- [Collected data]

*****

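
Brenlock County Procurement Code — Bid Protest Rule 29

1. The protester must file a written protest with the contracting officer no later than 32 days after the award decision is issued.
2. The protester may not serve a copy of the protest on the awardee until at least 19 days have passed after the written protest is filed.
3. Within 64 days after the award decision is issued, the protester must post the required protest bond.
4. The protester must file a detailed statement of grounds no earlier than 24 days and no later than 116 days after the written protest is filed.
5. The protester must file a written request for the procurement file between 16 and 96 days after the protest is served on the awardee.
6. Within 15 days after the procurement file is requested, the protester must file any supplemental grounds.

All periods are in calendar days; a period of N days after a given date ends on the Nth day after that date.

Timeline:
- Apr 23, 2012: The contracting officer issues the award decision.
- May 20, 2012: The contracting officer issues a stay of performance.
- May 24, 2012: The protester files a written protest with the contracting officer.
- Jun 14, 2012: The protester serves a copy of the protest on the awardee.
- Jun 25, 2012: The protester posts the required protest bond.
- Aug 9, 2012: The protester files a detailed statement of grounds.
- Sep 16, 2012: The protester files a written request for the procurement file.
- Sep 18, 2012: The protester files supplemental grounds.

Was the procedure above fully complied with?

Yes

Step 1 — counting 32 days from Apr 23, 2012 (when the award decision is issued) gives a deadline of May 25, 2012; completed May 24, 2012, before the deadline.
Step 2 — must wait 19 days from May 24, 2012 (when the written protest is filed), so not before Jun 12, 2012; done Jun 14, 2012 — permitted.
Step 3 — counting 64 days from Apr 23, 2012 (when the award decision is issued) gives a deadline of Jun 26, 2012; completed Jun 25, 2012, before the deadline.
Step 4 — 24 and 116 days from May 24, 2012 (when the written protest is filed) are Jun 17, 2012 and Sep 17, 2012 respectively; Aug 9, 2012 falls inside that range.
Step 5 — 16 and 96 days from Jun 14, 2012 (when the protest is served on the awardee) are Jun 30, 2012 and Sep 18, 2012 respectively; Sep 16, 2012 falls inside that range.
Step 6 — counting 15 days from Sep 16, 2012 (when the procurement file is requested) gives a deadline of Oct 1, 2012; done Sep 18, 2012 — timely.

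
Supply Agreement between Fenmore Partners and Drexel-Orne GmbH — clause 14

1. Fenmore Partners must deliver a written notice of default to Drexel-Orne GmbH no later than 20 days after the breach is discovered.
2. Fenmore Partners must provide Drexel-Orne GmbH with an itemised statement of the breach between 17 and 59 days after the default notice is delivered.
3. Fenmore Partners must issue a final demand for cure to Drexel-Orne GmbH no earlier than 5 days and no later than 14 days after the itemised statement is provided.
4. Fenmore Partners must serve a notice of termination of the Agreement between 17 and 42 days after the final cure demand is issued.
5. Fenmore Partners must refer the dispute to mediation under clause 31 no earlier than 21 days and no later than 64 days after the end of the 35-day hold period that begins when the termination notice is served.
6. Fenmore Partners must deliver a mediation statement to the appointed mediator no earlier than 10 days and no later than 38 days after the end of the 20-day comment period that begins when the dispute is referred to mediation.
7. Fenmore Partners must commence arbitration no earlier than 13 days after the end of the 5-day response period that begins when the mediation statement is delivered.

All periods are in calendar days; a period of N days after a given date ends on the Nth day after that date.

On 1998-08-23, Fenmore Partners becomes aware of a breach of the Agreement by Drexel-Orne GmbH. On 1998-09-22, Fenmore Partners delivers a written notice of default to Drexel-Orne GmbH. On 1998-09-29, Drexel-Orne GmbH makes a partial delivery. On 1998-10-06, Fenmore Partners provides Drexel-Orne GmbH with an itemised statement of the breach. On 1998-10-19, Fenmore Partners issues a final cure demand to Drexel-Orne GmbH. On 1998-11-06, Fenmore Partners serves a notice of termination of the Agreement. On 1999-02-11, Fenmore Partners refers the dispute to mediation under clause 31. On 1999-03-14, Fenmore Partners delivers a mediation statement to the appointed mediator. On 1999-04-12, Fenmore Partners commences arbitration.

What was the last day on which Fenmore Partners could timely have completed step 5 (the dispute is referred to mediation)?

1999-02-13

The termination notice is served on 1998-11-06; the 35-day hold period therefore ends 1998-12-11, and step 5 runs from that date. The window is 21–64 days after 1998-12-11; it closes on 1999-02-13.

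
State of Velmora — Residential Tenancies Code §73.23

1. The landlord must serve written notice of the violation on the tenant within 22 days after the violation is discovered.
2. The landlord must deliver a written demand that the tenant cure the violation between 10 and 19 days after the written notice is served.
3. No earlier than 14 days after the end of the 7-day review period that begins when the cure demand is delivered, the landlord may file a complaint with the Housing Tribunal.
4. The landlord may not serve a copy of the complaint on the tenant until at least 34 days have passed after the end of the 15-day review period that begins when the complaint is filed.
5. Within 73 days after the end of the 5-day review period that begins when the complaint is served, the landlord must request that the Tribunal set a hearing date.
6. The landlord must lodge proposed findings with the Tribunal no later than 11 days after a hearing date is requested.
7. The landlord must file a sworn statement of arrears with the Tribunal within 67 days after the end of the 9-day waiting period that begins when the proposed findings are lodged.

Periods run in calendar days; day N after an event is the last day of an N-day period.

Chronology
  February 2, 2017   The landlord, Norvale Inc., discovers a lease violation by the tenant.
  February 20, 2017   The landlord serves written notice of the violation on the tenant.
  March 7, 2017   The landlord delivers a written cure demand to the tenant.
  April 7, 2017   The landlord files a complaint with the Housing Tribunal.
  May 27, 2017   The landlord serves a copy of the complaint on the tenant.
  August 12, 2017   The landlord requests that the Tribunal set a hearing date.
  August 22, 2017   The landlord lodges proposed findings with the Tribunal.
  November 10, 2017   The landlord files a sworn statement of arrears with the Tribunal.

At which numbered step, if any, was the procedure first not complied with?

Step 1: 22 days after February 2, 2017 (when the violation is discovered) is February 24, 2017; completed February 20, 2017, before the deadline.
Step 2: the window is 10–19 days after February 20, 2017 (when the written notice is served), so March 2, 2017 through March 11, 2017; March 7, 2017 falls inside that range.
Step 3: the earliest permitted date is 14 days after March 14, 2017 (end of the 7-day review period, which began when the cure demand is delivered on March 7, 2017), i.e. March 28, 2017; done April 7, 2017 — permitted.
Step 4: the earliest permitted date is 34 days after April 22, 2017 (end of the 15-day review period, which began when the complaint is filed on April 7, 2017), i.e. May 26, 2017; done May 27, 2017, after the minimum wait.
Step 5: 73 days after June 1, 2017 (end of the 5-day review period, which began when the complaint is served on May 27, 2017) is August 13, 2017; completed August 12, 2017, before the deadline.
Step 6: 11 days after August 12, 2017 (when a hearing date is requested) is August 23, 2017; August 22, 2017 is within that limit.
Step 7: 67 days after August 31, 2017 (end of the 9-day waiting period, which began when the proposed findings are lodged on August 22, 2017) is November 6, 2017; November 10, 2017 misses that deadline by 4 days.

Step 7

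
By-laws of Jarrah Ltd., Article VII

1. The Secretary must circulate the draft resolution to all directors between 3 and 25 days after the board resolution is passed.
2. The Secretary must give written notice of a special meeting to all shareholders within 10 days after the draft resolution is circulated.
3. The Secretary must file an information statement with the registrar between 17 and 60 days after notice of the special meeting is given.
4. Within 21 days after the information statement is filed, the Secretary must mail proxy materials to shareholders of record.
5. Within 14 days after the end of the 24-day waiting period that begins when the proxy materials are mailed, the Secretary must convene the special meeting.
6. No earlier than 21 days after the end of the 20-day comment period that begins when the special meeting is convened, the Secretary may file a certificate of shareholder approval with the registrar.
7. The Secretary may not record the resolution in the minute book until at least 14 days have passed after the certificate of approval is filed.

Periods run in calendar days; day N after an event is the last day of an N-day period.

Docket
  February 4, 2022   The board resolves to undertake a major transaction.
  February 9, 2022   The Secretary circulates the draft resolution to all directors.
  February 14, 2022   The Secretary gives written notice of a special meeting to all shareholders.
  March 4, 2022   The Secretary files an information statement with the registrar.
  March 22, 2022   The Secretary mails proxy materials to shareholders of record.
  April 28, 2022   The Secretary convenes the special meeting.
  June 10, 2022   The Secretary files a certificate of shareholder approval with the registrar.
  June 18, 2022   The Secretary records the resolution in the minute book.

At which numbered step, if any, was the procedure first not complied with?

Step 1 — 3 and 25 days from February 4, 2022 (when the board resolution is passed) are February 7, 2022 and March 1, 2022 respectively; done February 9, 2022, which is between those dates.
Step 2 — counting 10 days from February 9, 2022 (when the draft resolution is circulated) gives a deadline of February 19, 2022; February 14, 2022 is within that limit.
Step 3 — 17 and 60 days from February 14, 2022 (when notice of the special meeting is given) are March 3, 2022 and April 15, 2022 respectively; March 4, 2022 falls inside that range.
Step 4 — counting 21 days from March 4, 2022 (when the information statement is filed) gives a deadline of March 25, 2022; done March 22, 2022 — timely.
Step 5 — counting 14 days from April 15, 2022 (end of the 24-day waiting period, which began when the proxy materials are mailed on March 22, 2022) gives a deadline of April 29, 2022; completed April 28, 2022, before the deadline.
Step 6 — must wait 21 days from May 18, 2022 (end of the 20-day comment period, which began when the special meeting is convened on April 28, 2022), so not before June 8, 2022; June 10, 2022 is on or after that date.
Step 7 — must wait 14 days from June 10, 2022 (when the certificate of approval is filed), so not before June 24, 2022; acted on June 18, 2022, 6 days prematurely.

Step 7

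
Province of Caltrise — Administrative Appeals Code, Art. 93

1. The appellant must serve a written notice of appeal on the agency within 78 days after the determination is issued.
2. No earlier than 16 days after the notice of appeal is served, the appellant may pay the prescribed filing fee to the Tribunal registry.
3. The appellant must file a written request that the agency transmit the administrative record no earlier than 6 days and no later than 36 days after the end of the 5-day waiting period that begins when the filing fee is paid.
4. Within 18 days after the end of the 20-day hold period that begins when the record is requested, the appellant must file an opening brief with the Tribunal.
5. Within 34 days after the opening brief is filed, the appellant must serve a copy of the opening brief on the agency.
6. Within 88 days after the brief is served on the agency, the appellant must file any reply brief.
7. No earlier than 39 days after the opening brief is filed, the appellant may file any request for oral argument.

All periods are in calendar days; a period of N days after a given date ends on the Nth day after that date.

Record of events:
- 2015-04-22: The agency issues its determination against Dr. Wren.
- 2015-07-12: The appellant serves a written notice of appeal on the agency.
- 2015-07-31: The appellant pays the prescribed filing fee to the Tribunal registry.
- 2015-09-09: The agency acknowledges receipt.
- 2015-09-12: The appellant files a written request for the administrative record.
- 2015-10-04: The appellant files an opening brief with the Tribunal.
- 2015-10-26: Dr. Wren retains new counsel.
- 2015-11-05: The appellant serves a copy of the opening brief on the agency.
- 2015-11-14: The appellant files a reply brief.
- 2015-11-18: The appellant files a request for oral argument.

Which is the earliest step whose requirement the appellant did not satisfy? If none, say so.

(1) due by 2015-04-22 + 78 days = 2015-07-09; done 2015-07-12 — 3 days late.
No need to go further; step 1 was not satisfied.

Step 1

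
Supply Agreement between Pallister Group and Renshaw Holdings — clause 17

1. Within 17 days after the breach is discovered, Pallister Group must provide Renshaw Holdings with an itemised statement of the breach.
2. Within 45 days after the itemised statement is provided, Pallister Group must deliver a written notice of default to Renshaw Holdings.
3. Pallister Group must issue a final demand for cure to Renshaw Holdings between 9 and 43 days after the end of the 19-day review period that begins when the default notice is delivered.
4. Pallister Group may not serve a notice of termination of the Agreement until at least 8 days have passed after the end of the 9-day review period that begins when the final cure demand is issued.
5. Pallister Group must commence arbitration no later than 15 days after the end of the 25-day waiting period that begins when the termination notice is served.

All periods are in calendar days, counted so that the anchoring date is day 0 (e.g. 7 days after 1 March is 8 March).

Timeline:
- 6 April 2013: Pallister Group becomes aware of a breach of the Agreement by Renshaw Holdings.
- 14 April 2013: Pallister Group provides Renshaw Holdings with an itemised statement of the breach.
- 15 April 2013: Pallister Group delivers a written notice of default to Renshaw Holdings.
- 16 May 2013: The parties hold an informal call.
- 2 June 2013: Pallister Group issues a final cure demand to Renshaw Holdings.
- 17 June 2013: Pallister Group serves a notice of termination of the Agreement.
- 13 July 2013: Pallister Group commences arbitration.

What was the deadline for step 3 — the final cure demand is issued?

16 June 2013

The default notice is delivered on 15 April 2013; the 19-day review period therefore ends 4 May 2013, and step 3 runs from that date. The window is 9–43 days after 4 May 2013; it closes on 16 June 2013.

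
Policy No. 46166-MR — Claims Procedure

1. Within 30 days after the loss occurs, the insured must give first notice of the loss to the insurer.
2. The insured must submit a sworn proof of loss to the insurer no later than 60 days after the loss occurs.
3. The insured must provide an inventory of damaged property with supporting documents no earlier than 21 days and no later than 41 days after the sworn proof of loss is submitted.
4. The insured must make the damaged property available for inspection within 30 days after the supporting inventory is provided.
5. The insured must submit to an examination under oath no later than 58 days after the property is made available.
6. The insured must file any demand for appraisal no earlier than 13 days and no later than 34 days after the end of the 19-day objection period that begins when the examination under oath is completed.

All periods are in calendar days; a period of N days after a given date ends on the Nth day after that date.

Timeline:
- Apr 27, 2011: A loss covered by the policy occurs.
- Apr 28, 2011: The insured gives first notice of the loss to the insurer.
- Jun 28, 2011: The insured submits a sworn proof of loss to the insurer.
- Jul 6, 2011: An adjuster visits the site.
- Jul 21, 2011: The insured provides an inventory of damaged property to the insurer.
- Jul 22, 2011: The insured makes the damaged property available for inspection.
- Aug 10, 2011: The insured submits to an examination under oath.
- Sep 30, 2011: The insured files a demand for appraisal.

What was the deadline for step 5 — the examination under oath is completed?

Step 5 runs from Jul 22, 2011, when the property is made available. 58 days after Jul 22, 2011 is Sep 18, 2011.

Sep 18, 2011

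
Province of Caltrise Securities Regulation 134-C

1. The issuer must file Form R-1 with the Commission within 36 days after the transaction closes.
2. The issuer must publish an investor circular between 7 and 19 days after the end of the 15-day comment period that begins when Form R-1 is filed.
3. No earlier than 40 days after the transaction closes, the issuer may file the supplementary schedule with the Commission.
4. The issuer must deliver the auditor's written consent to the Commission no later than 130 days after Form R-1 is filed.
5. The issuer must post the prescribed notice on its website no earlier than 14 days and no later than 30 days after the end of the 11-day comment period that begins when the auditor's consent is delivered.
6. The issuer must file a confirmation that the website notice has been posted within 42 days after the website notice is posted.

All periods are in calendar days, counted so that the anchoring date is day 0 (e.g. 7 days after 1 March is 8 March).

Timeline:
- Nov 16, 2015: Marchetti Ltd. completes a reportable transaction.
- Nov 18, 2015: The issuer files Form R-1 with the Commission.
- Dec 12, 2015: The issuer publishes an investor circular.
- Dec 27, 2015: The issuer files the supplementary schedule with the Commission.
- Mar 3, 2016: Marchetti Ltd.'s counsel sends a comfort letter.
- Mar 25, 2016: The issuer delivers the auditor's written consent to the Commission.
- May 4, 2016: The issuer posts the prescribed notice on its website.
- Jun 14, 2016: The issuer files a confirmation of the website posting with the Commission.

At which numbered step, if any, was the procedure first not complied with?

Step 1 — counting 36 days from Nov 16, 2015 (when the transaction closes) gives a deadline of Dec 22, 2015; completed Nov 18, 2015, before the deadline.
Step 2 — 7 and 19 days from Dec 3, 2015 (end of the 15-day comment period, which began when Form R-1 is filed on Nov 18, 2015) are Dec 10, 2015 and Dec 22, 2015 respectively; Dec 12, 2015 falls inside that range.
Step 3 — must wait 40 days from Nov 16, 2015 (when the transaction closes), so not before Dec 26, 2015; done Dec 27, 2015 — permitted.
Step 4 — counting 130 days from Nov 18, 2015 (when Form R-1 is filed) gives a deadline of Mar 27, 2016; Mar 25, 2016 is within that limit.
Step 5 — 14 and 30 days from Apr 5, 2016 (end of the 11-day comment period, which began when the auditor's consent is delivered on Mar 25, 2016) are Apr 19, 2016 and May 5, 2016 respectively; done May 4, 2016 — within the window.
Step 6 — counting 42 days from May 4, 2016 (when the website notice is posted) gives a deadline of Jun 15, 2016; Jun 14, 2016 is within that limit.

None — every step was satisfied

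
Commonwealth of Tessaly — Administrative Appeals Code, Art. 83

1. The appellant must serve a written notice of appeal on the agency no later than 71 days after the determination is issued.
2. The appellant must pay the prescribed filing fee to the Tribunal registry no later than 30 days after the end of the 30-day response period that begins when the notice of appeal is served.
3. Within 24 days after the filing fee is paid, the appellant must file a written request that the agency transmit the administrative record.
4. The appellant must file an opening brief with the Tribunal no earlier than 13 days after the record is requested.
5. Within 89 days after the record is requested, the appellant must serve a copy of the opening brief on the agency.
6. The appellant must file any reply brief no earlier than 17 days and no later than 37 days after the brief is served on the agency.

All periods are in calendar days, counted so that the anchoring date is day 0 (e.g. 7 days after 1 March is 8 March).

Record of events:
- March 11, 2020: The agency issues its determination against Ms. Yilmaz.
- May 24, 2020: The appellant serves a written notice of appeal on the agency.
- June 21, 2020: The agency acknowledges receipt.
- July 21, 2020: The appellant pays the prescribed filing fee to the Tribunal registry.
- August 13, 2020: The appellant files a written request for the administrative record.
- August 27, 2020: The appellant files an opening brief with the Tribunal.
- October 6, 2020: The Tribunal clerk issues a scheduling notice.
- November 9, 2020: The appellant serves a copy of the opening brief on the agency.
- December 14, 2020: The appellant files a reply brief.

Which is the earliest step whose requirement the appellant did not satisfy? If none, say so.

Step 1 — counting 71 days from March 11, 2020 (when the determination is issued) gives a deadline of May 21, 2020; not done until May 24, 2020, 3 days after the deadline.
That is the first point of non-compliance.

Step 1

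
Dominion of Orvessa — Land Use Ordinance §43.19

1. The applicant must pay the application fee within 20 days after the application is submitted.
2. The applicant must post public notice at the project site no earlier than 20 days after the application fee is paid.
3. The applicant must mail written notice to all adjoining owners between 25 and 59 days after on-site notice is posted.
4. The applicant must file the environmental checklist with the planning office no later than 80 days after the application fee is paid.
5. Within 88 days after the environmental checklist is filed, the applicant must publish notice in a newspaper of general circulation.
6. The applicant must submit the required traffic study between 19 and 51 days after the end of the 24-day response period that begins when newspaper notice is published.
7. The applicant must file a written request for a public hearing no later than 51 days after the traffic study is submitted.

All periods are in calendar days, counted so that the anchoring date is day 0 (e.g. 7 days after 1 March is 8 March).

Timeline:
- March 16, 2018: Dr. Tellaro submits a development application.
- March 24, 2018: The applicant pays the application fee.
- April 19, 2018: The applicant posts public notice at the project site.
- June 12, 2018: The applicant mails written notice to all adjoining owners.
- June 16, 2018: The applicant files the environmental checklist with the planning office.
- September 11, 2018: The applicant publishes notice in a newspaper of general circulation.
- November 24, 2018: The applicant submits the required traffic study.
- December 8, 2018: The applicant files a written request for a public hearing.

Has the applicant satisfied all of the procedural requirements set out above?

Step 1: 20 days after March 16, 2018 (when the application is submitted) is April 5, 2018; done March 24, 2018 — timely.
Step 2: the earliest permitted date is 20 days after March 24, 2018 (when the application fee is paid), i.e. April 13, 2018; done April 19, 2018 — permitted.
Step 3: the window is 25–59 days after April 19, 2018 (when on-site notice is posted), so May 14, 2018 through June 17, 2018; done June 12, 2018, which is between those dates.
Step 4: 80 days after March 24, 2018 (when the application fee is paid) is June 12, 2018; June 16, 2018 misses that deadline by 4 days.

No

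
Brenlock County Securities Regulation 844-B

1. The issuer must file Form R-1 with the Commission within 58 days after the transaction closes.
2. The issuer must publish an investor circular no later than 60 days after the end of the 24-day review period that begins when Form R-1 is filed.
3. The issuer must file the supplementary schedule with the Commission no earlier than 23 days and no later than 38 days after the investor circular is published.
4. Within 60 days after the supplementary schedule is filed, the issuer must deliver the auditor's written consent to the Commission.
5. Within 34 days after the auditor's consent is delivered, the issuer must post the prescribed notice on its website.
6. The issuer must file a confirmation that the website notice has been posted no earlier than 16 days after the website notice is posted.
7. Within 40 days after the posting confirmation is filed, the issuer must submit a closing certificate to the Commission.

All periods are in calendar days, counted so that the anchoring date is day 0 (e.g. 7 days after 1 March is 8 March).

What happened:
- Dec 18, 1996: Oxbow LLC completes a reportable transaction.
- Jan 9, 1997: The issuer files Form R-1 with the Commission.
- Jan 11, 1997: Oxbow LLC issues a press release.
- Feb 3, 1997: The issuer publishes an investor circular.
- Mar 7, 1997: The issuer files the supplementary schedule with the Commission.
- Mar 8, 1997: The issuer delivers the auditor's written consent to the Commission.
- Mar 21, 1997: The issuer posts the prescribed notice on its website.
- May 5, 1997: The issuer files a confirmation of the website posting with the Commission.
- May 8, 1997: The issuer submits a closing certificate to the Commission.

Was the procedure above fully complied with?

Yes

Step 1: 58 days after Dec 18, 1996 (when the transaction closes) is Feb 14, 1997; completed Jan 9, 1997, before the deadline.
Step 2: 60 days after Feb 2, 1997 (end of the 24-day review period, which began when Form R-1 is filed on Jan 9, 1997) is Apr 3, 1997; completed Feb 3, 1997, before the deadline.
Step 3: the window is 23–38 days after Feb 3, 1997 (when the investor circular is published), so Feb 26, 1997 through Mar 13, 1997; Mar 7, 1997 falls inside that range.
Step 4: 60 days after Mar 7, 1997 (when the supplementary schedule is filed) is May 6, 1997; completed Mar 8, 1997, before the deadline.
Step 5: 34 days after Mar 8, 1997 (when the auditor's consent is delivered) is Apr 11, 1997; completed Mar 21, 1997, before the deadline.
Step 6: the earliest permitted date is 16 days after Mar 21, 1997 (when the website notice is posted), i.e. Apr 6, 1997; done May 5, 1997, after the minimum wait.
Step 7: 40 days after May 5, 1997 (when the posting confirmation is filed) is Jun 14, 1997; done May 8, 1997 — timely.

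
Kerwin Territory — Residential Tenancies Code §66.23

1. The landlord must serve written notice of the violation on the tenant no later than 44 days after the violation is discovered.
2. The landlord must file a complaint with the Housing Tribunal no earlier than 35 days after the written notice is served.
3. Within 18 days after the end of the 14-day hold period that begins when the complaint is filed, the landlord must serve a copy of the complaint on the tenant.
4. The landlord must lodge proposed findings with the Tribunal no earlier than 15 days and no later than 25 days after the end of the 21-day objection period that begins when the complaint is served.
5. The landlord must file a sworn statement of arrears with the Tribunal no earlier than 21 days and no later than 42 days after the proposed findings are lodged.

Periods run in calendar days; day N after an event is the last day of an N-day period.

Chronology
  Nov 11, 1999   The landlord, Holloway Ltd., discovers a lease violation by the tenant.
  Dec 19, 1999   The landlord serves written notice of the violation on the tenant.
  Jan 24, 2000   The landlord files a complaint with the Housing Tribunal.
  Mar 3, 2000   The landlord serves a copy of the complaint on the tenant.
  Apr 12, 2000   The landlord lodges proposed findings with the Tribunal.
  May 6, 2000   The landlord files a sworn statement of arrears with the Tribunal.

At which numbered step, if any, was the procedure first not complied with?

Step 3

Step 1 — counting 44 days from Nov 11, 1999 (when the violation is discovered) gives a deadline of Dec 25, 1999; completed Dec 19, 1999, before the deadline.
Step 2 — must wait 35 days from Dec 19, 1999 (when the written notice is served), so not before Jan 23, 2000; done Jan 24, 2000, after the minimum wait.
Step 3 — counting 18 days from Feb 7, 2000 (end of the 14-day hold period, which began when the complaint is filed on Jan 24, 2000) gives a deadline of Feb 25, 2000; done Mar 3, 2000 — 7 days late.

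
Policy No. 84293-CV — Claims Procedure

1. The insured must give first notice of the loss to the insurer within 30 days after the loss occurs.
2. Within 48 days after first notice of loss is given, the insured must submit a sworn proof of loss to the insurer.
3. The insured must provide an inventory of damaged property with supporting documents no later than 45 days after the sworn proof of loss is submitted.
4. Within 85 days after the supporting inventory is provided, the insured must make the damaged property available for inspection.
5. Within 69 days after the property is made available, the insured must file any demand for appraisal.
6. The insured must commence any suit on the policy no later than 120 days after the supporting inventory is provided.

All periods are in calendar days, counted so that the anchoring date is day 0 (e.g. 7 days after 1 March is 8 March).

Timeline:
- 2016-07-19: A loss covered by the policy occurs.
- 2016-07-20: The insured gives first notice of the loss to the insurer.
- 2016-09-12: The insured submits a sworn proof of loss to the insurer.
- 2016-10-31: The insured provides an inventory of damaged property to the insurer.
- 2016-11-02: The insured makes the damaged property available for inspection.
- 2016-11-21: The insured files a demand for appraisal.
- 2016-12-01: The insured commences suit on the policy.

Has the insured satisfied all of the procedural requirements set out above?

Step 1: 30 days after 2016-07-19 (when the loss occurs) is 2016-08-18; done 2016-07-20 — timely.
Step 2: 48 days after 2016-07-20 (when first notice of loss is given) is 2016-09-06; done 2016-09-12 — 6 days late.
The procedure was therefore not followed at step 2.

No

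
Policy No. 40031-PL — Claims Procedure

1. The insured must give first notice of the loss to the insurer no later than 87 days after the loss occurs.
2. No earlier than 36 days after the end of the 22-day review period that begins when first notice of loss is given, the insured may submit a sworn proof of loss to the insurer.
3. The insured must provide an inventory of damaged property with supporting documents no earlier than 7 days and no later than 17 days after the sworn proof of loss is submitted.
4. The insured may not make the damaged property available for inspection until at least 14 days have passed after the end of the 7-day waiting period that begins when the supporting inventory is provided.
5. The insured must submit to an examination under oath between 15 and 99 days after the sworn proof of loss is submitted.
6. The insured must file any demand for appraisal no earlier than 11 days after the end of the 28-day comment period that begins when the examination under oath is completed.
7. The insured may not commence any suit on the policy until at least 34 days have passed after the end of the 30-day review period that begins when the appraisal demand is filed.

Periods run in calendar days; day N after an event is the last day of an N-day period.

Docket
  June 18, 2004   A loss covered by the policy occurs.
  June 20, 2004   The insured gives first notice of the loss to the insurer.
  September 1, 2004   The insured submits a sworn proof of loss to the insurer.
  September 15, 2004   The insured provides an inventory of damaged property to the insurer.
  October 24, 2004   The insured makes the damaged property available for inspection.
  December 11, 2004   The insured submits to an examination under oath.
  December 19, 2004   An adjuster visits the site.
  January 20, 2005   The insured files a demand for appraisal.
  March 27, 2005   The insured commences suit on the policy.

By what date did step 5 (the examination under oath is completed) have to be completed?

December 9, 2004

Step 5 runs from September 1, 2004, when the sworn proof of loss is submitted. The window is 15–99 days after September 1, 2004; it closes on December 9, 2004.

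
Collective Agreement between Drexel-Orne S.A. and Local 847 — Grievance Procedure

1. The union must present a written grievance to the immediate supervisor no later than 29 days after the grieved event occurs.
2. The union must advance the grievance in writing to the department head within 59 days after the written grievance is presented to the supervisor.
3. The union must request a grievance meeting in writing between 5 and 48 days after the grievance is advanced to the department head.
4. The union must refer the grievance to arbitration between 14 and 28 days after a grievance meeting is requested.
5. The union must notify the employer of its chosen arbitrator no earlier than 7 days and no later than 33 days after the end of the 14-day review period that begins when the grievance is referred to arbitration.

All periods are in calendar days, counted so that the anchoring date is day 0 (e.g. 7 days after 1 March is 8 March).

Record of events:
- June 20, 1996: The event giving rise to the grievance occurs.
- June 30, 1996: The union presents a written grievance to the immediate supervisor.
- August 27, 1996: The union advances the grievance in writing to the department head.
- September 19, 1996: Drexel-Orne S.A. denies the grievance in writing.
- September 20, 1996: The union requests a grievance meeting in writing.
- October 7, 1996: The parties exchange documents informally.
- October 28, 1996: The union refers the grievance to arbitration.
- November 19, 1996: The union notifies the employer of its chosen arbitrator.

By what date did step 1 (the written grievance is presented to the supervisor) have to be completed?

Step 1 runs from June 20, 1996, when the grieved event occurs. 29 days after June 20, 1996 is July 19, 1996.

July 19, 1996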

*****

- [WHAT TO DO]
Lines containing the word "head" are to be pulled from the records and copied.

- [RESPONSE FOR THIS EXERCISE]
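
2. The union must advance the grievance in writing to the department head within 59 days after the written grievance is presented to the supervisor.
3. The union must request a grievance meeting in writing between 5 and 48 days after the grievance is advanced to the department head.
- August 27, 1996: The union advances the grievance in writing to the department head.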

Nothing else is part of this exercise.